PROVIDED DATA:
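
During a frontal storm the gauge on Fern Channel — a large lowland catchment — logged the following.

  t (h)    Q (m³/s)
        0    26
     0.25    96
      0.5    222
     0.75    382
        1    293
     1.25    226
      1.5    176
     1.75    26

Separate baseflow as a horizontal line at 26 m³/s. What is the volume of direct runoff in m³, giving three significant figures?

V ≈ 1.12 × 10^6 m³

Direct-runoff ordinates (Q − Q_b): 0.0, 70.0, 196.0, 356.0, 267.0, 200.0, 150.0, 0.0 m³/s.
ΣQ_DR = 1239 m³/s.
With Δt = 0.25 h = 900 s, V = ΣQ_DR · Δt = 1239 × 900 = 1.12 × 10^6 m³.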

ACTIVITY: None of the records may be omitted; each is to be printed exactly.

EXPECTED ANSWER:
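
During a frontal storm the gauge on Fern Channel — a large lowland catchment — logged the following.

  t (h)    Q (m³/s)
        0    26
     0.25    96
      0.5    222
     0.75    382
        1    293
     1.25    226
      1.5    176
     1.75    26

Separate baseflow as a horizontal line at 26 m³/s. What is the volume of direct runoff in m³, giving three significant figures?

V ≈ 1.12 × 10^6 m³

Direct-runoff ordinates (Q − Q_b): 0.0, 70.0, 196.0, 356.0, 267.0, 200.0, 150.0, 0.0 m³/s.
ΣQ_DR = 1239 m³/s.
With Δt = 0.25 h = 900 s, V = ΣQ_DR · Δt = 1239 × 900 = 1.12 × 10^6 m³.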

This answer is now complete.